EXERCISE OBJECTIVE
Beginning with the line that contains "Question 3: After applying constraint 2 (= 'X", transcribe every line down to the end of the entries, exactly, and no other lines.

EXERCISE INPUT
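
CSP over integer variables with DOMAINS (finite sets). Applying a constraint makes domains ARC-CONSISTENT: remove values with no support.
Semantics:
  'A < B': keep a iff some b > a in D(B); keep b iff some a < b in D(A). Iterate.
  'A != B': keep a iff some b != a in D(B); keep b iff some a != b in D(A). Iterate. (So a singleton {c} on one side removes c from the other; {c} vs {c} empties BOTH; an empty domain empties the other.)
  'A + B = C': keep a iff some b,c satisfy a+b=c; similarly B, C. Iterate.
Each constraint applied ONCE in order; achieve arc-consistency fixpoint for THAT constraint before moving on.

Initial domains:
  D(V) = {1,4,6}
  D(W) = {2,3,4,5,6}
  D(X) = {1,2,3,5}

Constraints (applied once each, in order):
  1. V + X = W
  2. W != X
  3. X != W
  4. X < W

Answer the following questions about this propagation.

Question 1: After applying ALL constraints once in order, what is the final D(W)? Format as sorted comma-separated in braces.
Constraint 1 (V + X = W) on D(V)={1,4,6} D(X)={1,2,3,5} D(W)={2,3,4,5,6}: V {1,4,6}->{1,4}
Constraint 2 (W != X) on D(W)={2,3,4,5,6} D(X)={1,2,3,5}: no change
Constraint 3 (X != W) on D(X)={1,2,3,5} D(W)={2,3,4,5,6}: no change
Constraint 4 (X < W) on D(X)={1,2,3,5} D(W)={2,3,4,5,6}: no change
So after all 4 constraints: D(W) = {2,3,4,5,6}

Answer: {2,3,4,5,6}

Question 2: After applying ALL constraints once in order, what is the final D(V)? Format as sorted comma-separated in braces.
Answer: {1,4}

Derivation:
Constraint 1 (V + X = W) on D(V)={1,4,6} D(X)={1,2,3,5} D(W)={2,3,4,5,6}: V {1,4,6}->{1,4}
Constraint 2 (W != X) on D(W)={2,3,4,5,6} D(X)={1,2,3,5}: no change
Constraint 3 (X != W) on D(X)={1,2,3,5} D(W)={2,3,4,5,6}: no change
Constraint 4 (X < W) on D(X)={1,2,3,5} D(W)={2,3,4,5,6}: no change
So after all 4 constraints: D(V) = {1,4}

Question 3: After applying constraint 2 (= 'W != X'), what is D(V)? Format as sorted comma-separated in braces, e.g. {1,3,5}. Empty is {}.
Constraint 1 (V + X = W) on D(V)={1,4,6} D(X)={1,2,3,5} D(W)={2,3,4,5,6}: V {1,4,6}->{1,4}
Constraint 2 (W != X) on D(W)={2,3,4,5,6} D(X)={1,2,3,5}: no change
So after constraint 2: D(V) = {1,4}

Answer: {1,4}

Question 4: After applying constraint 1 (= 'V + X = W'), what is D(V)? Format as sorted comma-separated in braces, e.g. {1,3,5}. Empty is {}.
Answer: {1,4}

Derivation:
Constraint 1 (V + X = W) on D(V)={1,4,6} D(X)={1,2,3,5} D(W)={2,3,4,5,6}: V {1,4,6}->{1,4}
So after constraint 1: D(V) = {1,4}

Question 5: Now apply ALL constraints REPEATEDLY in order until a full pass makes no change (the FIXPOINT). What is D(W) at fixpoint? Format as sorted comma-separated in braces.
Answer: {2,3,4,5,6}

Derivation:
pass 0 (initial): D(W)={2,3,4,5,6}
pass 1: V {1,4,6}->{1,4}
pass 2: no change
Fixpoint after 2 passes: D(W) = {2,3,4,5,6}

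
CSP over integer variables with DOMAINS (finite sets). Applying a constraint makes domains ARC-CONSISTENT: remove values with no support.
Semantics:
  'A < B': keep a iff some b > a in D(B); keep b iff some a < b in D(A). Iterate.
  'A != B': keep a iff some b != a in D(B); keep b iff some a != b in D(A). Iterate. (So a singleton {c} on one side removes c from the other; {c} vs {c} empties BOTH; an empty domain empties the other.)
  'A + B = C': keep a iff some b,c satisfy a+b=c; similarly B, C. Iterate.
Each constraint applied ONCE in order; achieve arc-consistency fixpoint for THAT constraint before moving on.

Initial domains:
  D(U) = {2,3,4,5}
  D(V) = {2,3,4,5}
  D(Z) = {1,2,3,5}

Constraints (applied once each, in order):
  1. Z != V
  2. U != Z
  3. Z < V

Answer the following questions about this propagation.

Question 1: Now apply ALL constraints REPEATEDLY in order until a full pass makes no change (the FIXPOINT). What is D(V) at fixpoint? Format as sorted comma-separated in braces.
pass 0 (initial): D(V)={2,3,4,5}
pass 1: Z {1,2,3,5}->{1,2,3}
pass 2: no change
Fixpoint after 2 passes: D(V) = {2,3,4,5}

Answer: {2,3,4,5}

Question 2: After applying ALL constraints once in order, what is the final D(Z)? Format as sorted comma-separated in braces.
Answer: {1,2,3}

Derivation:
Constraint 1 (Z != V) on D(Z)={1,2,3,5} D(V)={2,3,4,5}: no change
Constraint 2 (U != Z) on D(U)={2,3,4,5} D(Z)={1,2,3,5}: no change
Constraint 3 (Z < V) on D(Z)={1,2,3,5} D(V)={2,3,4,5}: Z {1,2,3,5}->{1,2,3}
So after all 3 constraints: D(Z) = {1,2,3}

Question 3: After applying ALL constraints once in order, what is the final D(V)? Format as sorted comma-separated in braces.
Constraint 1 (Z != V) on D(Z)={1,2,3,5} D(V)={2,3,4,5}: no change
Constraint 2 (U != Z) on D(U)={2,3,4,5} D(Z)={1,2,3,5}: no change
Constraint 3 (Z < V) on D(Z)={1,2,3,5} D(V)={2,3,4,5}: Z {1,2,3,5}->{1,2,3}
So after all 3 constraints: D(V) = {2,3,4,5}

Answer: {2,3,4,5}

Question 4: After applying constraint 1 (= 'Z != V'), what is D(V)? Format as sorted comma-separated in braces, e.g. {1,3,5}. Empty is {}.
Answer: {2,3,4,5}

Derivation:
Constraint 1 (Z != V) on D(Z)={1,2,3,5} D(V)={2,3,4,5}: no change
So after constraint 1: D(V) = {2,3,4,5}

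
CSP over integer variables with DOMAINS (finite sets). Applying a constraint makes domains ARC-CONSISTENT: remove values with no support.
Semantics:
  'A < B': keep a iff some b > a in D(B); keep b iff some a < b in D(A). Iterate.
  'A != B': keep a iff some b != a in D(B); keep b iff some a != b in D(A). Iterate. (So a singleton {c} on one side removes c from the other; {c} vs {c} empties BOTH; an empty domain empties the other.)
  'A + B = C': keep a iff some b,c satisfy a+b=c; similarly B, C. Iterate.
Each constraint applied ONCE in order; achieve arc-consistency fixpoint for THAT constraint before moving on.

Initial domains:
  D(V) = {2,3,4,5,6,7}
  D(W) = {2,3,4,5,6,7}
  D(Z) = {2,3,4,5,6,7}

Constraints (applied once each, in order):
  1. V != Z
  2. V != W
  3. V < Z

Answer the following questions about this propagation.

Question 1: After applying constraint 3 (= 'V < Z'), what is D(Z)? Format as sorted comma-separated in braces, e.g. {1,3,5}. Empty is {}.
Constraint 1 (V != Z) on D(V)={2,3,4,5,6,7} D(Z)={2,3,4,5,6,7}: no change
Constraint 2 (V != W) on D(V)={2,3,4,5,6,7} D(W)={2,3,4,5,6,7}: no change
Constraint 3 (V < Z) on D(V)={2,3,4,5,6,7} D(Z)={2,3,4,5,6,7}: V {2,3,4,5,6,7}->{2,3,4,5,6}; Z {2,3,4,5,6,7}->{3,4,5,6,7}
So after constraint 3: D(Z) = {3,4,5,6,7}

Answer: {3,4,5,6,7}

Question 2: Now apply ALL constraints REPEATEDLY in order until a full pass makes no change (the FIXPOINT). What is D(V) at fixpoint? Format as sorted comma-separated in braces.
pass 0 (initial): D(V)={2,3,4,5,6,7}
pass 1: V {2,3,4,5,6,7}->{2,3,4,5,6}; Z {2,3,4,5,6,7}->{3,4,5,6,7}
pass 2: no change
Fixpoint after 2 passes: D(V) = {2,3,4,5,6}

Answer: {2,3,4,5,6}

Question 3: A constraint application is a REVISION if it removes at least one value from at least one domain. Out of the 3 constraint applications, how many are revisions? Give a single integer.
Constraint 1 (V != Z) on D(V)={2,3,4,5,6,7} D(Z)={2,3,4,5,6,7}: no change => not a revision
Constraint 2 (V != W) on D(V)={2,3,4,5,6,7} D(W)={2,3,4,5,6,7}: no change => not a revision
Constraint 3 (V < Z) on D(V)={2,3,4,5,6,7} D(Z)={2,3,4,5,6,7}: V {2,3,4,5,6,7}->{2,3,4,5,6}; Z {2,3,4,5,6,7}->{3,4,5,6,7} => REVISION
Total revisions = 1

Answer: 1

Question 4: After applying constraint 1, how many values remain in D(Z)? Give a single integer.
Constraint 1 (V != Z) on D(V)={2,3,4,5,6,7} D(Z)={2,3,4,5,6,7}: no change
So after constraint 1: D(Z)={2,3,4,5,6,7}, size = 6

Answer: 6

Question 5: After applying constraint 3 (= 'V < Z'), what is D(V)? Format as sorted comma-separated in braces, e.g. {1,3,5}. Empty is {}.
Answer: {2,3,4,5,6}

Derivation:
Constraint 1 (V != Z) on D(V)={2,3,4,5,6,7} D(Z)={2,3,4,5,6,7}: no change
Constraint 2 (V != W) on D(V)={2,3,4,5,6,7} D(W)={2,3,4,5,6,7}: no change
Constraint 3 (V < Z) on D(V)={2,3,4,5,6,7} D(Z)={2,3,4,5,6,7}: V {2,3,4,5,6,7}->{2,3,4,5,6}; Z {2,3,4,5,6,7}->{3,4,5,6,7}
So after constraint 3: D(V) = {2,3,4,5,6}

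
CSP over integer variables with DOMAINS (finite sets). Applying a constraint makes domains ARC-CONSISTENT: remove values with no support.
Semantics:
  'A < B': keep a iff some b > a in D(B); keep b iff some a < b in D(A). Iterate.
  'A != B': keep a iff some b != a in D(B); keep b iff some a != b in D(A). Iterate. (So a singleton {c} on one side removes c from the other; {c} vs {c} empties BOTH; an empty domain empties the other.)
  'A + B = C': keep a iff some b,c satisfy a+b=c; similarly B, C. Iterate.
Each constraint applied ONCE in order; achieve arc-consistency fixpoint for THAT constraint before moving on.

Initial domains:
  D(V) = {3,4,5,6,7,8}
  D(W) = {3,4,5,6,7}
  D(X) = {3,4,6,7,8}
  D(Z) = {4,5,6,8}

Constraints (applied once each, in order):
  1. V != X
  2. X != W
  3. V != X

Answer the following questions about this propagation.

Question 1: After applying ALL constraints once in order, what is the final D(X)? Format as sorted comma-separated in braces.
Constraint 1 (V != X) on D(V)={3,4,5,6,7,8} D(X)={3,4,6,7,8}: no change
Constraint 2 (X != W) on D(X)={3,4,6,7,8} D(W)={3,4,5,6,7}: no change
Constraint 3 (V != X) on D(V)={3,4,5,6,7,8} D(X)={3,4,6,7,8}: no change
So after all 3 constraints: D(X) = {3,4,6,7,8}

Answer: {3,4,6,7,8}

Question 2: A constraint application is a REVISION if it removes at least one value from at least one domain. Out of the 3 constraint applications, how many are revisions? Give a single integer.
Constraint 1 (V != X) on D(V)={3,4,5,6,7,8} D(X)={3,4,6,7,8}: no change => not a revision
Constraint 2 (X != W) on D(X)={3,4,6,7,8} D(W)={3,4,5,6,7}: no change => not a revision
Constraint 3 (V != X) on D(V)={3,4,5,6,7,8} D(X)={3,4,6,7,8}: no change => not a revision
Total revisions = 0

Answer: 0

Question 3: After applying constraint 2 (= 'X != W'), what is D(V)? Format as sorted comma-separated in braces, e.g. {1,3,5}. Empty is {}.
Answer: {3,4,5,6,7,8}

Derivation:
Constraint 1 (V != X) on D(V)={3,4,5,6,7,8} D(X)={3,4,6,7,8}: no change
Constraint 2 (X != W) on D(X)={3,4,6,7,8} D(W)={3,4,5,6,7}: no change
So after constraint 2: D(V) = {3,4,5,6,7,8}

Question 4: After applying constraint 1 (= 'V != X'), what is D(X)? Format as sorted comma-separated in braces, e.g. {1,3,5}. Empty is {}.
Constraint 1 (V != X) on D(V)={3,4,5,6,7,8} D(X)={3,4,6,7,8}: no change
So after constraint 1: D(X) = {3,4,6,7,8}

Answer: {3,4,6,7,8}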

TASK OUTPUT
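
Question 3: After applying constraint 2 (= 'X != W'), what is D(V)? Format as sorted comma-separated in braces, e.g. {1,3,5}. Empty is {}.
Answer: {3,4,5,6,7,8}

Derivation:
Constraint 1 (V != X) on D(V)={3,4,5,6,7,8} D(X)={3,4,6,7,8}: no change
Constraint 2 (X != W) on D(X)={3,4,6,7,8} D(W)={3,4,5,6,7}: no change
So after constraint 2: D(V) = {3,4,5,6,7,8}

Question 4: After applying constraint 1 (= 'V != X'), what is D(X)? Format as sorted comma-separated in braces, e.g. {1,3,5}. Empty is {}.
Constraint 1 (V != X) on D(V)={3,4,5,6,7,8} D(X)={3,4,6,7,8}: no change
So after constraint 1: D(X) = {3,4,6,7,8}

Answer: {3,4,6,7,8}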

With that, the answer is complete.